> **Task instructions**
Which lines in the data contain the word "following"? Please copy each of them.

> **Entries shown**

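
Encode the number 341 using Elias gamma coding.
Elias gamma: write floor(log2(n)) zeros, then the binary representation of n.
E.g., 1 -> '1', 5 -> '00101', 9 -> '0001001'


num_bits = floor(log2(341)) + 1 = 9
leading_zeros = num_bits - 1 = 8
binary(341) = 101010101

Elias gamma(341) = '00000000' + '101010101' = 00000000101010101 (17 bits)


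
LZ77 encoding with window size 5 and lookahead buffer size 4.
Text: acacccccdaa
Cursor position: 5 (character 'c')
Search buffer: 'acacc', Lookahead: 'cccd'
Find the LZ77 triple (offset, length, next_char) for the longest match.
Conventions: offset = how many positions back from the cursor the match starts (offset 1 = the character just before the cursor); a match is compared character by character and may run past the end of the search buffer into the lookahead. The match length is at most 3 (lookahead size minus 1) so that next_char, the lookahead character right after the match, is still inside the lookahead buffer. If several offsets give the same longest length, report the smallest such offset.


Try each offset into the search buffer:
  offset=1 (pos 4, char 'c'): match length 3
  offset=2 (pos 3, char 'c'): match length 3
  offset=3 (pos 2, char 'a'): match length 0
  offset=4 (pos 1, char 'c'): match length 1
  offset=5 (pos 0, char 'a'): match length 0
Longest match has length 3, found at offsets 1, 2; take the smallest, offset 1.
next_char = character at position 5 + 3 = 8 -> 'd'

Best match: offset=1, length=3 (matching 'ccc' starting at position 4)
LZ77 triple: (1, 3, 'd')


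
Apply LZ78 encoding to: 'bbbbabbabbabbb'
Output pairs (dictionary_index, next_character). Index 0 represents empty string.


LZ78 encoding steps:
Dictionary: {0: ''}
Step 1: w='' (idx 0), next='b' -> output (0, 'b'), add 'b' as idx 1
Step 2: w='b' (idx 1), next='b' -> output (1, 'b'), add 'bb' as idx 2
Step 3: w='b' (idx 1), next='a' -> output (1, 'a'), add 'ba' as idx 3
Step 4: w='bb' (idx 2), next='a' -> output (2, 'a'), add 'bba' as idx 4
Step 5: w='bba' (idx 4), next='b' -> output (4, 'b'), add 'bbab' as idx 5
Step 6: w='bb' (idx 2), end of input -> output (2, '')


Encoded: [(0, 'b'), (1, 'b'), (1, 'a'), (2, 'a'), (4, 'b'), (2, '')]


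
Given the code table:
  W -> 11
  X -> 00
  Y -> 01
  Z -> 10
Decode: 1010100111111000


Decoding:
10 -> Z
10 -> Z
10 -> Z
01 -> Y
11 -> W
11 -> W
10 -> Z
00 -> X


Result: ZZZYWWZX


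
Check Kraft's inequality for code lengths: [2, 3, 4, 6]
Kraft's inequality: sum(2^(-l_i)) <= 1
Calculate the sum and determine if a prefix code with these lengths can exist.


Sum = 2^(-2) + 2^(-3) + 2^(-4) + 2^(-6)
    = 0.25 + 0.125 + 0.0625 + 0.015625
    = 29/64 = 0.453125
Since 0.453125 <= 1, Kraft's inequality IS satisfied.
A prefix code with these lengths CAN exist.

Kraft sum = 0.453125. Satisfied.


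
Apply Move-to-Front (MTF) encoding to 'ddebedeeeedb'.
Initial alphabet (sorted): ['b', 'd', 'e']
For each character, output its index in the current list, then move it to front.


MTF encoding:
'd': index 1 in ['b', 'd', 'e'] -> ['d', 'b', 'e']
'd': index 0 in ['d', 'b', 'e'] -> ['d', 'b', 'e']
'e': index 2 in ['d', 'b', 'e'] -> ['e', 'd', 'b']
'b': index 2 in ['e', 'd', 'b'] -> ['b', 'e', 'd']
'e': index 1 in ['b', 'e', 'd'] -> ['e', 'b', 'd']
'd': index 2 in ['e', 'b', 'd'] -> ['d', 'e', 'b']
'e': index 1 in ['d', 'e', 'b'] -> ['e', 'd', 'b']
'e': index 0 in ['e', 'd', 'b'] -> ['e', 'd', 'b']
'e': index 0 in ['e', 'd', 'b'] -> ['e', 'd', 'b']
'e': index 0 in ['e', 'd', 'b'] -> ['e', 'd', 'b']
'd': index 1 in ['e', 'd', 'b'] -> ['d', 'e', 'b']
'b': index 2 in ['d', 'e', 'b'] -> ['b', 'd', 'e']


Output: [1, 0, 2, 2, 1, 2, 1, 0, 0, 0, 1, 2]


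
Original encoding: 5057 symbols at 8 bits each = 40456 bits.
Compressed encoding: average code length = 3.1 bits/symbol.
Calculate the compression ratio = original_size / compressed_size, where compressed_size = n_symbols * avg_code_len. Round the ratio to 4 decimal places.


original_size = n_symbols * orig_bits = 5057 * 8 = 40456 bits
compressed_size = n_symbols * avg_code_len = 5057 * 3.1 = 15676.7 bits
ratio = original_size / compressed_size = 40456 / 15676.7 = 2.5806

Compression ratio = 2.5806


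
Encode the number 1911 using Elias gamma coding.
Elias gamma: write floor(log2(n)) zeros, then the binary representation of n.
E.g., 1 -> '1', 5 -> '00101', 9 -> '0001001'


num_bits = floor(log2(1911)) + 1 = 11
leading_zeros = num_bits - 1 = 10
binary(1911) = 11101110111

Elias gamma(1911) = '0000000000' + '11101110111' = 000000000011101110111 (21 bits)


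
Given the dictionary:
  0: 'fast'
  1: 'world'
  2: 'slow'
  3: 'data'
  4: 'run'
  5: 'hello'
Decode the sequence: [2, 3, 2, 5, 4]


Look up each index in the dictionary:
  2 -> 'slow'
  3 -> 'data'
  2 -> 'slow'
  5 -> 'hello'
  4 -> 'run'

Decoded: "slow data slow hello run"


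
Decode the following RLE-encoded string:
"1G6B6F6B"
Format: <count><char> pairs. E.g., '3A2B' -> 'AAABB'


Expanding each <count><char> pair:
  1G -> 'G'
  6B -> 'BBBBBB'
  6F -> 'FFFFFF'
  6B -> 'BBBBBB'

Decoded = GBBBBBBFFFFFFBBBBBB


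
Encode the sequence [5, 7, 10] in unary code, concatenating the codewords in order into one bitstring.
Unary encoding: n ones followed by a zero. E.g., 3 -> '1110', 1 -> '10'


Encode each number as n ones followed by a terminating 0:
  5 -> 111110 (6 bits)
  7 -> 11111110 (8 bits)
  10 -> 11111111110 (11 bits)
Total length = 6 + 8 + 11 = 25 bits.

Unary([5, 7, 10]) = 1111101111111011111111110 (25 bits)


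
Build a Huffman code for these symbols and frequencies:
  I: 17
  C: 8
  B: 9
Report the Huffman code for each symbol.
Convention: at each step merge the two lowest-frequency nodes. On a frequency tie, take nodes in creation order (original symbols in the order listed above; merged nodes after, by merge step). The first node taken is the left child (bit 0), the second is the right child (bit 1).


Huffman tree construction:
Step 1: Merge C(8) + B(9) = 17
Step 2: Merge I(17) + (C+B)(17) = 34
Read each symbol's code off the tree from the root (left child = 0, right child = 1).

Codes:
  I: 0 (length 1)
  C: 10 (length 2)
  B: 11 (length 2)
Average code length: 51/34 = 1.5000 bits/symbol


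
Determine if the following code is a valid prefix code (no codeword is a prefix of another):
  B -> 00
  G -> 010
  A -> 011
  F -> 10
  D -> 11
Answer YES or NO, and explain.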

> **Response area**
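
Decode the following RLE-encoded string:
Determine if the following code is a valid prefix code (no codeword is a prefix of another):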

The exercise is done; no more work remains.